About this exercise —
From the records below, copy out exactly the lines from the one containing "together (same shift)." to the one containing "- bore is fixed at shift 2.", both included. Add nothing else.

Records provided —
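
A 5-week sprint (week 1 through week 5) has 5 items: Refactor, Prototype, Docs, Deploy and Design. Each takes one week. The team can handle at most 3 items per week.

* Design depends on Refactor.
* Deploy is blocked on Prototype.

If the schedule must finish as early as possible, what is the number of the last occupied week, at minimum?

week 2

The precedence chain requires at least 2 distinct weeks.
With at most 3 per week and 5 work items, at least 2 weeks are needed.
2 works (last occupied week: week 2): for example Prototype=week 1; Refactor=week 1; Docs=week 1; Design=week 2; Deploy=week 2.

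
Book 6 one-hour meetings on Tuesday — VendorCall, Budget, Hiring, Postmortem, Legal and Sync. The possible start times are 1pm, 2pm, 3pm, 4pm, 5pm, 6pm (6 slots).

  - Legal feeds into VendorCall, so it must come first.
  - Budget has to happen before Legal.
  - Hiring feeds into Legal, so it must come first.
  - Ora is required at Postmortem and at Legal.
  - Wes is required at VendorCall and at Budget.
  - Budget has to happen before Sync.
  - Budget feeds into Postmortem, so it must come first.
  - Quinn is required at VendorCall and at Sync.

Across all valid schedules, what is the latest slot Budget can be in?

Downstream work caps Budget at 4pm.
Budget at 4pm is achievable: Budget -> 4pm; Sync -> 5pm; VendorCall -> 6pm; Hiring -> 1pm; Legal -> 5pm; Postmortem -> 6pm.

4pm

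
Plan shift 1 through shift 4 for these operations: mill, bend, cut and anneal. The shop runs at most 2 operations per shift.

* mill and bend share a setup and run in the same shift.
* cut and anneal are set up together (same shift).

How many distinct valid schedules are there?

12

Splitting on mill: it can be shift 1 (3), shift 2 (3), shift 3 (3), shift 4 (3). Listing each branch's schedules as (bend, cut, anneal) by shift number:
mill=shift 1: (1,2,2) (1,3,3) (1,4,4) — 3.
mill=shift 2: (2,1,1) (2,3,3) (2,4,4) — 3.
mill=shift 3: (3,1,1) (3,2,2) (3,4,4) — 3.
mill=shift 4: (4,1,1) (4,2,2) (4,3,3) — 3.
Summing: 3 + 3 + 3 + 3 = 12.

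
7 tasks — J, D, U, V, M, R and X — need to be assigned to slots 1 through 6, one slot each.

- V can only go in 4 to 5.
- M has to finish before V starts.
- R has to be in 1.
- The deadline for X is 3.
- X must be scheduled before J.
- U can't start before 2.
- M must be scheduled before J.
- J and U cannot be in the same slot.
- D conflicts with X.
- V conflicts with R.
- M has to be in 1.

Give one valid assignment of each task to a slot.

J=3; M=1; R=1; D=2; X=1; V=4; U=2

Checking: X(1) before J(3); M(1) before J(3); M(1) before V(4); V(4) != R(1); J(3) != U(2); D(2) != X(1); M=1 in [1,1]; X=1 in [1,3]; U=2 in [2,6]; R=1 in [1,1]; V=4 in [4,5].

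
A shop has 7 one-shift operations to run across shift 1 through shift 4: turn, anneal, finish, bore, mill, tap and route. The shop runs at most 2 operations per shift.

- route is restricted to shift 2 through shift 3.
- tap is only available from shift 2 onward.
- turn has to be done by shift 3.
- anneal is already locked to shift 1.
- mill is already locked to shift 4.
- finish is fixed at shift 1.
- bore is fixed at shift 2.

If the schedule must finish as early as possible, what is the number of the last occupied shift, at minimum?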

Reply —
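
* cut and anneal are set up together (same shift).

How many distinct valid schedules are there?

12

Splitting on mill: it can be shift 1 (3), shift 2 (3), shift 3 (3), shift 4 (3). Listing each branch's schedules as (bend, cut, anneal) by shift number:
mill=shift 1: (1,2,2) (1,3,3) (1,4,4) — 3.
mill=shift 2: (2,1,1) (2,3,3) (2,4,4) — 3.
mill=shift 3: (3,1,1) (3,2,2) (3,4,4) — 3.
mill=shift 4: (4,1,1) (4,2,2) (4,3,3) — 3.
Summing: 3 + 3 + 3 + 3 = 12.

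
7 tasks — J, D, U, V, M, R and X — need to be assigned to slots 1 through 6, one slot each.

- V can only go in 4 to 5.
- M has to finish before V starts.
- R has to be in 1.
- The deadline for X is 3.
- X must be scheduled before J.
- U can't start before 2.
- M must be scheduled before J.
- J and U cannot be in the same slot.
- D conflicts with X.
- V conflicts with R.
- M has to be in 1.

Give one valid assignment of each task to a slot.

J=3; M=1; R=1; D=2; X=1; V=4; U=2

Checking: X(1) before J(3); M(1) before J(3); M(1) before V(4); V(4) != R(1); J(3) != U(2); D(2) != X(1); M=1 in [1,1]; X=1 in [1,3]; U=2 in [2,6]; R=1 in [1,1]; V=4 in [4,5].

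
A shop has 7 one-shift operations to run across shift 1 through shift 4: turn, anneal, finish, bore, mill, tap and route. The shop runs at most 2 operations per shift.

- route is restricted to shift 2 through shift 3.
- tap is only available from shift 2 onward.
- turn has to be done by shift 3.
- anneal is already locked to shift 1.
- mill is already locked to shift 4.
- finish is fixed at shift 1.
- bore is fixed at shift 2.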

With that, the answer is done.